*** Opening PROVIDED DATA ***

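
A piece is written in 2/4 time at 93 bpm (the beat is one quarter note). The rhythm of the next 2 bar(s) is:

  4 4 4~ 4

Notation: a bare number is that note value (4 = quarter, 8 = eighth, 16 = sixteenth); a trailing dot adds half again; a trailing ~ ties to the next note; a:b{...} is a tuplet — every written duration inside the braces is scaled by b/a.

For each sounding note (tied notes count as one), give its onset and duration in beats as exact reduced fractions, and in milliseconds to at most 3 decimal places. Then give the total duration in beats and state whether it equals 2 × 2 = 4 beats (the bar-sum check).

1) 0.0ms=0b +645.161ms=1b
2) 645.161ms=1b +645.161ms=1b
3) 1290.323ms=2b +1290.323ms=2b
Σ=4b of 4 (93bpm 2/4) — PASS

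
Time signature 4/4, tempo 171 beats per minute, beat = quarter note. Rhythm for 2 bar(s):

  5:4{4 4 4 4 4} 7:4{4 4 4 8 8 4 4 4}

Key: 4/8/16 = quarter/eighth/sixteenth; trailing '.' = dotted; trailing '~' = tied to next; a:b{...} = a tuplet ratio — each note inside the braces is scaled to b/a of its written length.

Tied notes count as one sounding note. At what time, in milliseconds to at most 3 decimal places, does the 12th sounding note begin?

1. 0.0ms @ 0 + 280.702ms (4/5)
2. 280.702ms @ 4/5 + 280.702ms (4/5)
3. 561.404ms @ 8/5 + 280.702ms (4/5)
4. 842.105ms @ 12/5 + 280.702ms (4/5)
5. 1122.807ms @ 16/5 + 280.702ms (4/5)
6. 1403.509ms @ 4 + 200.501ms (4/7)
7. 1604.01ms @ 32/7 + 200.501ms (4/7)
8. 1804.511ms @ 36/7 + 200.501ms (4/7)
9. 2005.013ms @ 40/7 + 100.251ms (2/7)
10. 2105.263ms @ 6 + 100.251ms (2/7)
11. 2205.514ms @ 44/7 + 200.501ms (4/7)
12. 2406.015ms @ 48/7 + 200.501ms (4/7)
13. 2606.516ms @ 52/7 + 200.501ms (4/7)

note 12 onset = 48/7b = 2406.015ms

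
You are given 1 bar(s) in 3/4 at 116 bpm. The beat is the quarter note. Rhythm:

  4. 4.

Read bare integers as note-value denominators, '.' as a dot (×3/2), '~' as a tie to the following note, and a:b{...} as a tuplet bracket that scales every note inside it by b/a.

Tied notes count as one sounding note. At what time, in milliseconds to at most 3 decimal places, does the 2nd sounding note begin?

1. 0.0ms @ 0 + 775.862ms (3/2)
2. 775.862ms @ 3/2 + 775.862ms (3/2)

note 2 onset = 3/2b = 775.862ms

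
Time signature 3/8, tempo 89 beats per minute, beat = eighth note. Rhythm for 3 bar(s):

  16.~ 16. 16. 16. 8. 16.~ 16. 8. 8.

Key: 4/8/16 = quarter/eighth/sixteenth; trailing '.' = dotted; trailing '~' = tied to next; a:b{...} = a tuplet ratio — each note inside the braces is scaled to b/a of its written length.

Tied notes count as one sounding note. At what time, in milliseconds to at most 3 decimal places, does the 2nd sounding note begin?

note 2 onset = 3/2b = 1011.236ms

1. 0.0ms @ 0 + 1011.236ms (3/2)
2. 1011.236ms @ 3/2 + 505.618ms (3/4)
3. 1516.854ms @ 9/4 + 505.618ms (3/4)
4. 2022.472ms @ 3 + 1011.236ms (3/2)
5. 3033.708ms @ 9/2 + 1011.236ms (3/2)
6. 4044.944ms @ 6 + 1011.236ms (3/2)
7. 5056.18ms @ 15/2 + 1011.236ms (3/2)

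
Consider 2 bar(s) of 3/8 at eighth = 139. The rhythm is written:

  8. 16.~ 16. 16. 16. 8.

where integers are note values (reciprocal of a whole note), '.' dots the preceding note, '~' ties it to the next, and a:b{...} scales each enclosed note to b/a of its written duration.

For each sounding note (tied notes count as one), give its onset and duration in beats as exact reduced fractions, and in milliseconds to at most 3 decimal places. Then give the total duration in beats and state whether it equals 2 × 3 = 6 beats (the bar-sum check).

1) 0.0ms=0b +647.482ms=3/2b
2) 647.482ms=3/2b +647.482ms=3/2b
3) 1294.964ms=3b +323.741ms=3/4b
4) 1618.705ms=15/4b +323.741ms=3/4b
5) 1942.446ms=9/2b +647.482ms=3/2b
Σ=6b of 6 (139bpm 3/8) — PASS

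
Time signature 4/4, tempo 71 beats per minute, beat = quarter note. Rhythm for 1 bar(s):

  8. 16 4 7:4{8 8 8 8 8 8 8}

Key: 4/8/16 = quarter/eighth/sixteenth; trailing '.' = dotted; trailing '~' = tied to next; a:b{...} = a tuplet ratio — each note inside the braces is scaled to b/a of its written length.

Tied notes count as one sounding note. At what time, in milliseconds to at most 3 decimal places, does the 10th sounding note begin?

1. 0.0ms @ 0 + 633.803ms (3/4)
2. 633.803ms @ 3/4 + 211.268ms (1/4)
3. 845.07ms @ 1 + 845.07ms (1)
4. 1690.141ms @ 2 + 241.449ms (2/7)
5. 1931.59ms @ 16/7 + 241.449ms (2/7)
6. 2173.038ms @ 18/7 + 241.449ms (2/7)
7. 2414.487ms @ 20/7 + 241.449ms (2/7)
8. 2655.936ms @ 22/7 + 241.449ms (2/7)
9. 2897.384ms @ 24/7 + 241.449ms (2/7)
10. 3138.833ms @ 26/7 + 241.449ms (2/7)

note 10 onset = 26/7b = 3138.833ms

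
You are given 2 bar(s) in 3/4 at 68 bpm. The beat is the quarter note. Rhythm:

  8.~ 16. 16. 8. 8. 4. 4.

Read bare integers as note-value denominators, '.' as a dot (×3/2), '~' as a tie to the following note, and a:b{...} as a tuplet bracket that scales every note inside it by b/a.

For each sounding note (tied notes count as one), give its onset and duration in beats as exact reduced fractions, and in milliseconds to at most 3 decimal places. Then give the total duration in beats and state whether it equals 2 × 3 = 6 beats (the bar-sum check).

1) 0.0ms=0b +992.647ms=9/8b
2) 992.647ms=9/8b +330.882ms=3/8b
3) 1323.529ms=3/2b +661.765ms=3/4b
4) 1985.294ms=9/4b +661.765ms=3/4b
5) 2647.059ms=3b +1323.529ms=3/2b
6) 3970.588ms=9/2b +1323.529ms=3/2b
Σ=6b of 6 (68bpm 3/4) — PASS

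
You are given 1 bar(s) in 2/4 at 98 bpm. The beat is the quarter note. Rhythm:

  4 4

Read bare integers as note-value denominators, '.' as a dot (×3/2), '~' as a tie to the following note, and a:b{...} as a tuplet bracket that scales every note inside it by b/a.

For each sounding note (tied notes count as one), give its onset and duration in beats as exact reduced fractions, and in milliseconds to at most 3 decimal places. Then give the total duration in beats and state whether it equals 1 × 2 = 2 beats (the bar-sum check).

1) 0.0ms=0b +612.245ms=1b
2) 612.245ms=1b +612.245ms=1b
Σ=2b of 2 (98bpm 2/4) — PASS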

*** Closing PROVIDED DATA ***
*** Opening PROVIDED DATA ***

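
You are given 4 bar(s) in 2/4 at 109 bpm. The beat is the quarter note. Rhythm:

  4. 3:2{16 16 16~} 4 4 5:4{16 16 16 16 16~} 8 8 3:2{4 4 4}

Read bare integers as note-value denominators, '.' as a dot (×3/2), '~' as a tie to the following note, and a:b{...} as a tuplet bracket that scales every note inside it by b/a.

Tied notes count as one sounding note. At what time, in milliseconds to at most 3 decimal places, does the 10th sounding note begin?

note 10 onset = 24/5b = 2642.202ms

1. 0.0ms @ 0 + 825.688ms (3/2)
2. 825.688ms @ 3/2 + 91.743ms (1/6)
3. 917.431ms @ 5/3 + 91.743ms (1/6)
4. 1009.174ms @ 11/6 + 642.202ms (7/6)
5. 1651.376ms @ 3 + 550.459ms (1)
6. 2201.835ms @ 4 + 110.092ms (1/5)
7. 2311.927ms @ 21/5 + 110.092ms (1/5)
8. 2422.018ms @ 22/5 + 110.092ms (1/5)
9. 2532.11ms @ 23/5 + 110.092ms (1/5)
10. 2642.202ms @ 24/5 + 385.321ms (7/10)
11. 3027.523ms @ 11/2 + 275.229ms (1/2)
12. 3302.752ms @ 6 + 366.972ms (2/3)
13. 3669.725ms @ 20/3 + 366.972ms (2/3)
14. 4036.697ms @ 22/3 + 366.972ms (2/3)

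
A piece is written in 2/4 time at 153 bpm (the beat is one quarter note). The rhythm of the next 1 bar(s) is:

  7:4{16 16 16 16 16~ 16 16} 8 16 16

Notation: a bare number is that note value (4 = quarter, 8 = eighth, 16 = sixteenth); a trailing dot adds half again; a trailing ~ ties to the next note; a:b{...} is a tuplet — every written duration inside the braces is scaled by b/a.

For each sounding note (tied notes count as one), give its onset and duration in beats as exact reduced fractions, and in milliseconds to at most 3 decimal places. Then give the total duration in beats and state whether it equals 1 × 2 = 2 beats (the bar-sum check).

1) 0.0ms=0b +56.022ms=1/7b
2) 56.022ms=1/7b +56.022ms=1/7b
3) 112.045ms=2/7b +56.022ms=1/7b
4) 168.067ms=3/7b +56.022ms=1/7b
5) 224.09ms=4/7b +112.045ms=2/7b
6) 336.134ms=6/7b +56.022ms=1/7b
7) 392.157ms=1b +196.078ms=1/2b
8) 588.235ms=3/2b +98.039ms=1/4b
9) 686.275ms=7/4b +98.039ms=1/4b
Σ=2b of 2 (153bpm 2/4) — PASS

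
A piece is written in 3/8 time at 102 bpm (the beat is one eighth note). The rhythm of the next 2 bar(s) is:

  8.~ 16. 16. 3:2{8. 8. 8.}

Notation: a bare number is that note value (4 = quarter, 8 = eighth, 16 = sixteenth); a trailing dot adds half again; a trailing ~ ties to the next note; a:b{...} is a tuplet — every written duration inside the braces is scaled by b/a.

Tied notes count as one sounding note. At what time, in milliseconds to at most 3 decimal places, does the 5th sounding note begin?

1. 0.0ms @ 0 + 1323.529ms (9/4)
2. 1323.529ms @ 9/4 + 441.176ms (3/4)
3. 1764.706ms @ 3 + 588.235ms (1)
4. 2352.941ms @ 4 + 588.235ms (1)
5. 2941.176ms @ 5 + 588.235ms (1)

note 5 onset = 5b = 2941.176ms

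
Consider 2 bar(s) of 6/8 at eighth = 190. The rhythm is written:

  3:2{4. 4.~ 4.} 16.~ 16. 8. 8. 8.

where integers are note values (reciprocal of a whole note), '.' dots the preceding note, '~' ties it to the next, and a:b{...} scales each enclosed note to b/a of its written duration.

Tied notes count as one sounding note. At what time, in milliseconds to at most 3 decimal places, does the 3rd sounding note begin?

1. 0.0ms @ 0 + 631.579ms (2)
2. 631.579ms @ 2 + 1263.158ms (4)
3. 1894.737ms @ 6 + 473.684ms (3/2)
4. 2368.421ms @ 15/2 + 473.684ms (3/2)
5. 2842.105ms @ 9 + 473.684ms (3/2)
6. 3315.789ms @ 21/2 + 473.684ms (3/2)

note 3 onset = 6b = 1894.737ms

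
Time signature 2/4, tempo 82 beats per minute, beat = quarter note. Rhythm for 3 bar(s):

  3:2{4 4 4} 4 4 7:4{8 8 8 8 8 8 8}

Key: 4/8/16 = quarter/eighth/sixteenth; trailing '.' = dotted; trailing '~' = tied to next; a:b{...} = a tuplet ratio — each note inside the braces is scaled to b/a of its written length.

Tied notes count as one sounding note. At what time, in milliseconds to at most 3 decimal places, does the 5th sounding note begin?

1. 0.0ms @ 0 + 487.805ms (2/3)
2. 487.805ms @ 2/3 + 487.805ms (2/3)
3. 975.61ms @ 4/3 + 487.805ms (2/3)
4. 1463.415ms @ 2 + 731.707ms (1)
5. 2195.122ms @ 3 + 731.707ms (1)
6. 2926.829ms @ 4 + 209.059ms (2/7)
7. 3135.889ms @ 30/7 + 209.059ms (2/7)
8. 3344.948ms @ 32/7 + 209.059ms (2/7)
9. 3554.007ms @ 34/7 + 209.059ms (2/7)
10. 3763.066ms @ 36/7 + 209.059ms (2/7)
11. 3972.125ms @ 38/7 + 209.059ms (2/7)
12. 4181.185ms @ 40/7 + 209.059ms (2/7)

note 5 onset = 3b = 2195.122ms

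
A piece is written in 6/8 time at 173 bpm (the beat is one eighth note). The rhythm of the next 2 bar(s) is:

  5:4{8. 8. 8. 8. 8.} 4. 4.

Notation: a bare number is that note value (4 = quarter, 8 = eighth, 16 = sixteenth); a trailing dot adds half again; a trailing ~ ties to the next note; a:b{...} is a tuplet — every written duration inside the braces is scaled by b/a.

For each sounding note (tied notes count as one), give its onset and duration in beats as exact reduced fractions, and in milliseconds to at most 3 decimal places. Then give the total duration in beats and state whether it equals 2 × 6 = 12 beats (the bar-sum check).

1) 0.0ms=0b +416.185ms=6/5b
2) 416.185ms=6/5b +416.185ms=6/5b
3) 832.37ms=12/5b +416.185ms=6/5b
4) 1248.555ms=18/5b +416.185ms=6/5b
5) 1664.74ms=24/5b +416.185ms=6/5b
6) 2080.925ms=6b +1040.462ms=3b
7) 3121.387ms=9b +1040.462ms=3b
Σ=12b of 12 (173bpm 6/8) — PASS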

*** Closing PROVIDED DATA ***

Each line in the records above with "signature" must be returned.

* _SOLUTION FOR THIS EXERCISE_
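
Time signature 4/4, tempo 171 beats per minute, beat = quarter note. Rhythm for 2 bar(s):
Time signature 3/8, tempo 89 beats per minute, beat = eighth note. Rhythm for 3 bar(s):
Time signature 4/4, tempo 71 beats per minute, beat = quarter note. Rhythm for 1 bar(s):
Time signature 2/4, tempo 82 beats per minute, beat = quarter note. Rhythm for 3 bar(s):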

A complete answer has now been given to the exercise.